● Activity:
Restate word for word, and only, the lines that extend from the line containing "Then state |image(ψ)|." through the end of the records below.

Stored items
-=-=-

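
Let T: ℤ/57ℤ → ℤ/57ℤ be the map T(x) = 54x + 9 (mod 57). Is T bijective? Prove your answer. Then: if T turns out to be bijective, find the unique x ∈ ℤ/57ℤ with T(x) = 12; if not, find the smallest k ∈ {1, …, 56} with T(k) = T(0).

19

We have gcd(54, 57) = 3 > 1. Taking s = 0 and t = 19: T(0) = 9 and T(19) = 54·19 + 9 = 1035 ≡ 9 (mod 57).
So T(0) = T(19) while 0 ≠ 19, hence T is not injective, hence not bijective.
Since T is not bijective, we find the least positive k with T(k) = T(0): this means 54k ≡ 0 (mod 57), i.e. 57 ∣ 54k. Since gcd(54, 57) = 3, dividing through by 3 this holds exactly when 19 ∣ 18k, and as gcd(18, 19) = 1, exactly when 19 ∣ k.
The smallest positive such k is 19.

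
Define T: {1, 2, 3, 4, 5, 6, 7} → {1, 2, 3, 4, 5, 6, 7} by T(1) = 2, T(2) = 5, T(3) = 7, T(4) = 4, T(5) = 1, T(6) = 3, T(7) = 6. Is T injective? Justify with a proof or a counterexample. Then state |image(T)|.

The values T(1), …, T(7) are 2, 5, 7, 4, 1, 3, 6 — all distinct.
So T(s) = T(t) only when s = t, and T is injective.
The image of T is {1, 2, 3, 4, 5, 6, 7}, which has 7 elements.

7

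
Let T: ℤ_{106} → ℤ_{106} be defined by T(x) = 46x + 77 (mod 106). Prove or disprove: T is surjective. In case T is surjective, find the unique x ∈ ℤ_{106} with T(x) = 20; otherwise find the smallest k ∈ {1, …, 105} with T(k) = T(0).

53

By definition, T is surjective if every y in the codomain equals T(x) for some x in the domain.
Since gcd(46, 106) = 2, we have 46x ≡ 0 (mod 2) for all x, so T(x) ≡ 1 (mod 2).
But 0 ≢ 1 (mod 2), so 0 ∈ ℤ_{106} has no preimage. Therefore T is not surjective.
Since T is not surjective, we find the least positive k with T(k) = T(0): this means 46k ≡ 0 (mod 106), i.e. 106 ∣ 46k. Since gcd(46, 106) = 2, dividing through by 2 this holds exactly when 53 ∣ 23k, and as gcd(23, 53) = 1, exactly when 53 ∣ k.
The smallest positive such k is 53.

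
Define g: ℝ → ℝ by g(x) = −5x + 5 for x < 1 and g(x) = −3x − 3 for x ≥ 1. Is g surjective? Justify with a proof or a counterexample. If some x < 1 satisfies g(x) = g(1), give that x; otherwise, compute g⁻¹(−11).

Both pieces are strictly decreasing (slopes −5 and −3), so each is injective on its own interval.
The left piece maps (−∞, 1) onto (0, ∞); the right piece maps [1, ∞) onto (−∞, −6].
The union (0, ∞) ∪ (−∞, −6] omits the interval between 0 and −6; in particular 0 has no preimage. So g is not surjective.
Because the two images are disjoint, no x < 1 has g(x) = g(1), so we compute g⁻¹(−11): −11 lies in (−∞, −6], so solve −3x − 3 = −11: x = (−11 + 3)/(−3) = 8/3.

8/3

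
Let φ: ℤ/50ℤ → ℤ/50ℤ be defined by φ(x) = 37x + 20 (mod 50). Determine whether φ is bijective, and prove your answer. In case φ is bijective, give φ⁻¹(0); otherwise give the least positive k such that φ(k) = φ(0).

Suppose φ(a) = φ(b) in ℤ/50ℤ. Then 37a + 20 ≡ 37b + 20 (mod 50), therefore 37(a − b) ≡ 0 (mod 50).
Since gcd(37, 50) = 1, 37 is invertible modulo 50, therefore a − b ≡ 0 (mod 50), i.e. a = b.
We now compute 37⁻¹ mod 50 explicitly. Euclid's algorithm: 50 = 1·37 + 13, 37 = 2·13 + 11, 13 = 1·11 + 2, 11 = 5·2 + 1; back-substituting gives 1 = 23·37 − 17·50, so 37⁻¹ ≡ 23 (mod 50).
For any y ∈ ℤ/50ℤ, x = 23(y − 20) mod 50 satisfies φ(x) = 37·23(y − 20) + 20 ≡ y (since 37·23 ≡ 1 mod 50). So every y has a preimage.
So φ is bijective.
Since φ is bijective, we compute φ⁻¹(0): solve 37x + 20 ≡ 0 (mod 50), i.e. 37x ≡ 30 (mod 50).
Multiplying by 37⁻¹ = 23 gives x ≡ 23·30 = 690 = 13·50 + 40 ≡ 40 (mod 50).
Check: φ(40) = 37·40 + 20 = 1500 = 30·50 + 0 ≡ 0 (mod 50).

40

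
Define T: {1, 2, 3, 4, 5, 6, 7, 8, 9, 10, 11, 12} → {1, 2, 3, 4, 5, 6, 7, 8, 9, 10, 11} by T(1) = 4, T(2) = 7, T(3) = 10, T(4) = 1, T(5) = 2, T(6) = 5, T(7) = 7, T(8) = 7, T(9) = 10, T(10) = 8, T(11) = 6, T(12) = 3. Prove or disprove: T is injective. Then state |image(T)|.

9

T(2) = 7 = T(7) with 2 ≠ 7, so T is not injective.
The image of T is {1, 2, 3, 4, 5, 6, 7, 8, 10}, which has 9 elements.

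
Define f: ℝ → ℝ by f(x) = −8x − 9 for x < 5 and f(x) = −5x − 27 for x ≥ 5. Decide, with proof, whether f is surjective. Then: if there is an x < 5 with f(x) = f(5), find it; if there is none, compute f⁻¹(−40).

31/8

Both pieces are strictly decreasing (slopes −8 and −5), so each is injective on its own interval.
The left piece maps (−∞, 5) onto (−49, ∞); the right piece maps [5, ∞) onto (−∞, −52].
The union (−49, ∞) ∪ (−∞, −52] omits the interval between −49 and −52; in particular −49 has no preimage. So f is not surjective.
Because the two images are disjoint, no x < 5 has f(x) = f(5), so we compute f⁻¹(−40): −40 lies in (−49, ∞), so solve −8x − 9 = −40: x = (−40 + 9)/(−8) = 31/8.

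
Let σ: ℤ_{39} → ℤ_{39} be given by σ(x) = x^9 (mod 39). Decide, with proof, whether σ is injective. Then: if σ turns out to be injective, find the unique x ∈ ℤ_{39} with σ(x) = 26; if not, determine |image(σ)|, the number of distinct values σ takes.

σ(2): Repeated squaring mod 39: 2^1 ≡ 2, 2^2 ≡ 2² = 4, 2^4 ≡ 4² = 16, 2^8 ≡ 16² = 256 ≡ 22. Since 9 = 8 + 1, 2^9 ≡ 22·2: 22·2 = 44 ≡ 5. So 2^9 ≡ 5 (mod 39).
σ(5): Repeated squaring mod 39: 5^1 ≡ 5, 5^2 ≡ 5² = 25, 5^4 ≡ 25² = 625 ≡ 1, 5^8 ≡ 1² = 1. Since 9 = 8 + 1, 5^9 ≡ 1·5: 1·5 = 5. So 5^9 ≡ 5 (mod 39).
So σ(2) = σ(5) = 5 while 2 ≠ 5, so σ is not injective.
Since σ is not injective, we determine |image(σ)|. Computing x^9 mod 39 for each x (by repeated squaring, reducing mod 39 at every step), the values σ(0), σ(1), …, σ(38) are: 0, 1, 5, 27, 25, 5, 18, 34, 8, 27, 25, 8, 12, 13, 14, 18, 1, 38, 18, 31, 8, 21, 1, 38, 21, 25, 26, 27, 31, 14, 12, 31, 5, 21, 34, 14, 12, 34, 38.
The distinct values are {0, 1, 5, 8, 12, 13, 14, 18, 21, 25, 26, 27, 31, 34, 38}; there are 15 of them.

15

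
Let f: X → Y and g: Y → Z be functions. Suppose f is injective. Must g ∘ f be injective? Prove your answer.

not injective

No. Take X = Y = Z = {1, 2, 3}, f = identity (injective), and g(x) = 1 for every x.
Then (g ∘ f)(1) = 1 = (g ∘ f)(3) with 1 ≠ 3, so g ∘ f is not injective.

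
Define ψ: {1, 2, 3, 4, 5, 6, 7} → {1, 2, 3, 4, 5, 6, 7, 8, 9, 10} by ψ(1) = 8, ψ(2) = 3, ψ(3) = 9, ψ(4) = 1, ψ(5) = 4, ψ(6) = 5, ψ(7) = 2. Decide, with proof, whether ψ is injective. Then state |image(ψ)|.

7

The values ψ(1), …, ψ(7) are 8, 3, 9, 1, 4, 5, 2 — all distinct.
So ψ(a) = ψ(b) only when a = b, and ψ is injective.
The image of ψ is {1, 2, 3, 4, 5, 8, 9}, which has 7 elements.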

-=-=-

● Reply:
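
Define ψ: {1, 2, 3, 4, 5, 6, 7} → {1, 2, 3, 4, 5, 6, 7, 8, 9, 10} by ψ(1) = 8, ψ(2) = 3, ψ(3) = 9, ψ(4) = 1, ψ(5) = 4, ψ(6) = 5, ψ(7) = 2. Decide, with proof, whether ψ is injective. Then state |image(ψ)|.

7

The values ψ(1), …, ψ(7) are 8, 3, 9, 1, 4, 5, 2 — all distinct.
So ψ(a) = ψ(b) only when a = b, and ψ is injective.
The image of ψ is {1, 2, 3, 4, 5, 8, 9}, which has 7 elements.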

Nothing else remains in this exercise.